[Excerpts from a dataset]
◆ ◆ ◆ ◆ ◆
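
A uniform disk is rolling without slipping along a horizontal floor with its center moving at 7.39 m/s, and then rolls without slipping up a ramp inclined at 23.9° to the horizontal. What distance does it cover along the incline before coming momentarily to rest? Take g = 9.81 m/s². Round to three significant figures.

With I = (1/2)MR², the ratio k = I/(MR²) is 0.5.
Rolling without slipping gives ω = v/R, so the total kinetic energy is ½Mv² + ½Iω² = ½(1+k)Mv² = (3/4)Mv².
Setting this equal to Mgh gives the vertical rise h = (1+k)v₀²/(2g) = 1.5×7.39²/(2×9.81) = 4.175 m.
Along the incline, d = h/sinθ = 4.175/sin23.9° ≈ 10.3 m.

d ≈ 10.3 m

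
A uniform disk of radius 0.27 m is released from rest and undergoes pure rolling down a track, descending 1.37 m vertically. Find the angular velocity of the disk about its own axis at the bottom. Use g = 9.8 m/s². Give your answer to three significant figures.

The moment of inertia is (1/2)MR², giving k ≡ I/(MR²) = 0.5.
Rolling without slipping gives ω = v/R, so the total kinetic energy is ½Mv² + ½Iω² = ½(1+k)Mv² = (3/4)Mv².
Energy conservation Mgh = ½(1+k)Mv² gives v = √(2gh/(1+k)) = √(2 × 9.8 × 1.37 / 1.5) = 4.231 m/s.
The angular speed follows from ω = v/R = 4.231/0.27 ≈ 15.7 rad/s.

ω ≈ 15.7 rad/s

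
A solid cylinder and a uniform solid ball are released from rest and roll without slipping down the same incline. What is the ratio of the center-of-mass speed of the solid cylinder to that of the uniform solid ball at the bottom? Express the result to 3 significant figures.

Each satisfies Mgh = ½(1+k)Mv² with k = I/(MR²), so v ∝ 1/√(1+k).
For the solid cylinder k = 0.5; for the uniform solid ball k = 0.4.
v₁/v₂ = √((1+k₂)/(1+k₁)) = √(1.4/1.5) ≈ 0.966.

v_ratio ≈ 0.966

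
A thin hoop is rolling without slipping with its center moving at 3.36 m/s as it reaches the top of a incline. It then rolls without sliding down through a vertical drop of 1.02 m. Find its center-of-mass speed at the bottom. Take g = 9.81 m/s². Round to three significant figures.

For this body I = MR², i.e. k = I/(MR²) = 1.
Pure rolling means v = ωR; then KE = ½Mv² + ½I(v/R)² = ½(1+k)Mv² = Mv².
Energy conservation: Mv₀² + Mgh = Mv², so v² = v₀² + 2gh/(1+k).
v = √(3.36² + 2×9.81×1.02/2) = √21.3 ≈ 4.61 m/s.

v ≈ 4.61 m/s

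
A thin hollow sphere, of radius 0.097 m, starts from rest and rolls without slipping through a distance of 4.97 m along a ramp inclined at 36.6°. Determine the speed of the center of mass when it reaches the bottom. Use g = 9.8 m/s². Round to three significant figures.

With I = (2/3)MR², the ratio k = I/(MR²) is 2/3.
Since it rolls without slipping, ω = v/R and KE = ½Mv² + ½Iω² = ½(1+k)Mv² = (5/6)Mv².
The vertical drop is h = L sinθ = 4.97 × sin36.6° = 2.963 m.
Energy conservation: Mgh = (5/6)Mv², so v = √(2gh/(1+k)) = √(2 × 9.8 × 2.963 / 1.667) ≈ 5.90 m/s.

v ≈ 5.90 m/s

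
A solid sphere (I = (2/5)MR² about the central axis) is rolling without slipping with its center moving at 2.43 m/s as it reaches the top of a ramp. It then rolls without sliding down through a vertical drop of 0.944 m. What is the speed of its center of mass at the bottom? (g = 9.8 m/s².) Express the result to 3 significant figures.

For this body I = (2/5)MR², i.e. k = I/(MR²) = 0.4.
Rolling without slipping gives ω = v/R, so the total kinetic energy is ½Mv² + ½Iω² = ½(1+k)Mv² = (7/10)Mv².
Energy conservation: (7/10)Mv₀² + Mgh = (7/10)Mv², so v² = v₀² + 2gh/(1+k).
v = √(2.43² + 2×9.8×0.944/1.4) = √19.12 ≈ 4.37 m/s.

v ≈ 4.37 m/s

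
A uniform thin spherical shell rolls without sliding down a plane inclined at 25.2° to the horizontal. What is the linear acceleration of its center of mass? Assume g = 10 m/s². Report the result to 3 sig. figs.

Here I = (2/3)MR², so the shape factor k = I/(MR²) = 2/3.
Newton's second law down the slope: Mg sinθ − f = Ma. The torque equation fR = Iα (with α = a/R) gives f = kMa.
Eliminating f: Mg sinθ = (1+k)Ma, so a = g sinθ/(1+k) = 10 × sin25.2° / 1.667 ≈ 2.55 m/s².

a ≈ 2.55 m/s²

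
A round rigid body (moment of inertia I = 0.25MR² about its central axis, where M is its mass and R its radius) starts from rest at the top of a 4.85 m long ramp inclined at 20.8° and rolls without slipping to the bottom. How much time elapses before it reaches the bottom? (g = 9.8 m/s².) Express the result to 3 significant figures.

t ≈ 1.87 s

For this body I = 0.25MR², i.e. k = I/(MR²) = 0.25.
Translational: Mg sinθ − f = Ma. Rotational about the CM: fR = Iα = kMRa, so f = kMa.
Hence a = g sinθ/(1+k) = 9.8×sin20.8°/1.25 = 2.784 m/s².
With constant a from rest, t = √(2L/a) = √(2·4.85/2.784) ≈ 1.87 s.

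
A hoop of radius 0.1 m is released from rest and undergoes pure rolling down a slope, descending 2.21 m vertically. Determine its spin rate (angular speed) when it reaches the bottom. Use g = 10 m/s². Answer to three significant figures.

ω ≈ 47.0 rad/s

The moment of inertia is MR², giving k ≡ I/(MR²) = 1.
Rolling without slipping gives ω = v/R, so the total kinetic energy is ½Mv² + ½Iω² = ½(1+k)Mv² = Mv².
Energy conservation Mgh = ½(1+k)Mv² gives v = √(2gh/(1+k)) = √(2 × 10 × 2.21 / 2) = 4.701 m/s.
Then ω = v/R = 4.701 / 0.1 ≈ 47.0 rad/s.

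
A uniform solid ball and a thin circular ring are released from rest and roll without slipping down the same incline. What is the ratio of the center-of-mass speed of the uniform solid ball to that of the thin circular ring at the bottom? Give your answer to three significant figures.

Each satisfies Mgh = ½(1+k)Mv² with k = I/(MR²), so v ∝ 1/√(1+k).
For the uniform solid ball k = 0.4; for the thin circular ring k = 1.
v₁/v₂ = √((1+k₂)/(1+k₁)) = √(2/1.4) ≈ 1.20.

v_ratio ≈ 1.20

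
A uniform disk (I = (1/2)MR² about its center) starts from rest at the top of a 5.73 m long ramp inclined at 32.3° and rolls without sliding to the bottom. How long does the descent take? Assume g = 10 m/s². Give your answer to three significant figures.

t ≈ 1.79 s

Here I = (1/2)MR², so the shape factor k = I/(MR²) = 0.5.
Newton's second law down the slope: Mg sinθ − f = Ma. The torque equation fR = Iα (with α = a/R) gives f = kMa.
Hence a = g sinθ/(1+k) = 10×sin32.3°/1.5 = 3.562 m/s².
With constant a from rest, t = √(2L/a) = √(2·5.73/3.562) ≈ 1.79 s.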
◆ ◆ ◆ ◆ ◆
TASK GOAL → With the records above in view, retype each one exactly.

WRITTEN SOLUTION →
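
A uniform disk is rolling without slipping along a horizontal floor with its center moving at 7.39 m/s, and then rolls without slipping up a ramp inclined at 23.9° to the horizontal. What distance does it cover along the incline before coming momentarily to rest? Take g = 9.81 m/s². Round to three significant figures.

With I = (1/2)MR², the ratio k = I/(MR²) is 0.5.
Rolling without slipping gives ω = v/R, so the total kinetic energy is ½Mv² + ½Iω² = ½(1+k)Mv² = (3/4)Mv².
Setting this equal to Mgh gives the vertical rise h = (1+k)v₀²/(2g) = 1.5×7.39²/(2×9.81) = 4.175 m.
Along the incline, d = h/sinθ = 4.175/sin23.9° ≈ 10.3 m.

d ≈ 10.3 m

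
A uniform disk of radius 0.27 m is released from rest and undergoes pure rolling down a track, descending 1.37 m vertically. Find the angular velocity of the disk about its own axis at the bottom. Use g = 9.8 m/s². Give your answer to three significant figures.

The moment of inertia is (1/2)MR², giving k ≡ I/(MR²) = 0.5.
Rolling without slipping gives ω = v/R, so the total kinetic energy is ½Mv² + ½Iω² = ½(1+k)Mv² = (3/4)Mv².
Energy conservation Mgh = ½(1+k)Mv² gives v = √(2gh/(1+k)) = √(2 × 9.8 × 1.37 / 1.5) = 4.231 m/s.
The angular speed follows from ω = v/R = 4.231/0.27 ≈ 15.7 rad/s.

ω ≈ 15.7 rad/s

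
A solid cylinder and a uniform solid ball are released from rest and roll without slipping down the same incline. What is the ratio of the center-of-mass speed of the solid cylinder to that of the uniform solid ball at the bottom? Express the result to 3 significant figures.

Each satisfies Mgh = ½(1+k)Mv² with k = I/(MR²), so v ∝ 1/√(1+k).
For the solid cylinder k = 0.5; for the uniform solid ball k = 0.4.
v₁/v₂ = √((1+k₂)/(1+k₁)) = √(1.4/1.5) ≈ 0.966.

v_ratio ≈ 0.966

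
A thin hoop is rolling without slipping with its center moving at 3.36 m/s as it reaches the top of a incline. It then rolls without sliding down through a vertical drop of 1.02 m. Find its center-of-mass speed at the bottom. Take g = 9.81 m/s². Round to three significant figures.

For this body I = MR², i.e. k = I/(MR²) = 1.
Pure rolling means v = ωR; then KE = ½Mv² + ½I(v/R)² = ½(1+k)Mv² = Mv².
Energy conservation: Mv₀² + Mgh = Mv², so v² = v₀² + 2gh/(1+k).
v = √(3.36² + 2×9.81×1.02/2) = √21.3 ≈ 4.61 m/s.

v ≈ 4.61 m/s

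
A thin hollow sphere, of radius 0.097 m, starts from rest and rolls without slipping through a distance of 4.97 m along a ramp inclined at 36.6°. Determine the speed of the center of mass when it reaches the bottom. Use g = 9.8 m/s². Round to three significant figures.

With I = (2/3)MR², the ratio k = I/(MR²) is 2/3.
Since it rolls without slipping, ω = v/R and KE = ½Mv² + ½Iω² = ½(1+k)Mv² = (5/6)Mv².
The vertical drop is h = L sinθ = 4.97 × sin36.6° = 2.963 m.
Energy conservation: Mgh = (5/6)Mv², so v = √(2gh/(1+k)) = √(2 × 9.8 × 2.963 / 1.667) ≈ 5.90 m/s.

v ≈ 5.90 m/s

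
A solid sphere (I = (2/5)MR² about the central axis) is rolling without slipping with its center moving at 2.43 m/s as it reaches the top of a ramp. It then rolls without sliding down through a vertical drop of 0.944 m. What is the speed of its center of mass at the bottom? (g = 9.8 m/s².) Express the result to 3 significant figures.

For this body I = (2/5)MR², i.e. k = I/(MR²) = 0.4.
Rolling without slipping gives ω = v/R, so the total kinetic energy is ½Mv² + ½Iω² = ½(1+k)Mv² = (7/10)Mv².
Energy conservation: (7/10)Mv₀² + Mgh = (7/10)Mv², so v² = v₀² + 2gh/(1+k).
v = √(2.43² + 2×9.8×0.944/1.4) = √19.12 ≈ 4.37 m/s.

v ≈ 4.37 m/s

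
A uniform thin spherical shell rolls without sliding down a plane inclined at 25.2° to the horizontal. What is the linear acceleration of its center of mass? Assume g = 10 m/s². Report the result to 3 sig. figs.

Here I = (2/3)MR², so the shape factor k = I/(MR²) = 2/3.
Newton's second law down the slope: Mg sinθ − f = Ma. The torque equation fR = Iα (with α = a/R) gives f = kMa.
Eliminating f: Mg sinθ = (1+k)Ma, so a = g sinθ/(1+k) = 10 × sin25.2° / 1.667 ≈ 2.55 m/s².

a ≈ 2.55 m/s²

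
A round rigid body (moment of inertia I = 0.25MR² about its central axis, where M is its mass and R its radius) starts from rest at the top of a 4.85 m long ramp inclined at 20.8° and rolls without slipping to the bottom. How much time elapses before it reaches the bottom? (g = 9.8 m/s².) Express the result to 3 significant figures.

t ≈ 1.87 s

For this body I = 0.25MR², i.e. k = I/(MR²) = 0.25.
Translational: Mg sinθ − f = Ma. Rotational about the CM: fR = Iα = kMRa, so f = kMa.
Hence a = g sinθ/(1+k) = 9.8×sin20.8°/1.25 = 2.784 m/s².
With constant a from rest, t = √(2L/a) = √(2·4.85/2.784) ≈ 1.87 s.

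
A hoop of radius 0.1 m is released from rest and undergoes pure rolling down a slope, descending 2.21 m vertically. Determine its spin rate (angular speed) when it reaches the bottom. Use g = 10 m/s². Answer to three significant figures.

ω ≈ 47.0 rad/s

The moment of inertia is MR², giving k ≡ I/(MR²) = 1.
Rolling without slipping gives ω = v/R, so the total kinetic energy is ½Mv² + ½Iω² = ½(1+k)Mv² = Mv².
Energy conservation Mgh = ½(1+k)Mv² gives v = √(2gh/(1+k)) = √(2 × 10 × 2.21 / 2) = 4.701 m/s.
Then ω = v/R = 4.701 / 0.1 ≈ 47.0 rad/s.

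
A uniform solid ball and a thin circular ring are released from rest and roll without slipping down the same incline. What is the ratio of the center-of-mass speed of the uniform solid ball to that of the thin circular ring at the bottom? Give your answer to three significant figures.

Each satisfies Mgh = ½(1+k)Mv² with k = I/(MR²), so v ∝ 1/√(1+k).
For the uniform solid ball k = 0.4; for the thin circular ring k = 1.
v₁/v₂ = √((1+k₂)/(1+k₁)) = √(2/1.4) ≈ 1.20.

v_ratio ≈ 1.20

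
A uniform disk (I = (1/2)MR² about its center) starts from rest at the top of a 5.73 m long ramp inclined at 32.3° and rolls without sliding to the bottom. How long does the descent take? Assume g = 10 m/s². Give your answer to three significant figures.

t ≈ 1.79 s

Here I = (1/2)MR², so the shape factor k = I/(MR²) = 0.5.
Newton's second law down the slope: Mg sinθ − f = Ma. The torque equation fR = Iα (with α = a/R) gives f = kMa.
Hence a = g sinθ/(1+k) = 10×sin32.3°/1.5 = 3.562 m/s².
With constant a from rest, t = √(2L/a) = √(2·5.73/3.562) ≈ 1.79 s.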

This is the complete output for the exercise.